Top of Task input
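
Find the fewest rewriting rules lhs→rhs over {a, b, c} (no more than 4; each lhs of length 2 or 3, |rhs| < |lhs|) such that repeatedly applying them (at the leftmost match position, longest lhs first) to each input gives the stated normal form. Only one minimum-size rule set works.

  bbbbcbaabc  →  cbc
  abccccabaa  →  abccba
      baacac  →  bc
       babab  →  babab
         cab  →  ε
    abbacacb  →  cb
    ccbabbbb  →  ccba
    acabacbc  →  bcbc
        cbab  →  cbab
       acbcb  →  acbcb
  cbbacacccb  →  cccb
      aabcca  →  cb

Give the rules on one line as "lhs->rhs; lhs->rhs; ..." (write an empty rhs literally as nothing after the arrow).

  | bbbbcbaabc => bbcbaabc => cbaabc => cbbbc => cbc
  | abccccabaa => abcccbbaa => abcccaa => abccba
  | baacac => bbcac => cac => bc
  | babab

aa->b; bb->; ca->b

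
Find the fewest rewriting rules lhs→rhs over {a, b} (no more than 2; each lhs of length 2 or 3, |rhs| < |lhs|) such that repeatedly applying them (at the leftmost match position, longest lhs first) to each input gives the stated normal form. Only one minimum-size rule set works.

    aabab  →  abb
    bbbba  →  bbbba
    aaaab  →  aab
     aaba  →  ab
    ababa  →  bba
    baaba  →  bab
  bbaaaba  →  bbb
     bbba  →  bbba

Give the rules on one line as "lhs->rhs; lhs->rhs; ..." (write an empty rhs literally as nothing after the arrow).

aaa->a; aba->b

  | aabab => abb
  | bbbba
  | aaaab => aab
  | aaba => ab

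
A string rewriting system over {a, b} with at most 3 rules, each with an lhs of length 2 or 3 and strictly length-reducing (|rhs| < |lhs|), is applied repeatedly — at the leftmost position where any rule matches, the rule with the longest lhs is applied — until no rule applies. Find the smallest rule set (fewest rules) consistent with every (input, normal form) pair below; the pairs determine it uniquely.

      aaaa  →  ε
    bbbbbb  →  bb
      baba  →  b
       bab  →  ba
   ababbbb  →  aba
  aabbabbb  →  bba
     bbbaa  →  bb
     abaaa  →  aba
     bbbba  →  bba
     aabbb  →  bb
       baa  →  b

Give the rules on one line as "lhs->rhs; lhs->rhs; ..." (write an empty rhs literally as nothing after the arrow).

aa->; bab->ba; bbb->bb

  | aaaa => aa => ε
  | bbbbbb => bbbbb => bbbb => bbb => bb
  | baba => baa => b
  | bab => ba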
Bottom of Task input
▶ _Exercise description_: For every line in the listing above that mentions the word "Only", make a copy.

▶ _Response area_:
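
Find the fewest rewriting rules lhs→rhs over {a, b, c} (no more than 4; each lhs of length 2 or 3, |rhs| < |lhs|) such that repeatedly applying them (at the leftmost match position, longest lhs first) to each input gives the stated normal form. Only one minimum-size rule set works.
Find the fewest rewriting rules lhs→rhs over {a, b} (no more than 2; each lhs of length 2 or 3, |rhs| < |lhs|) such that repeatedly applying them (at the leftmost match position, longest lhs first) to each input gives the stated normal form. Only one minimum-size rule set works.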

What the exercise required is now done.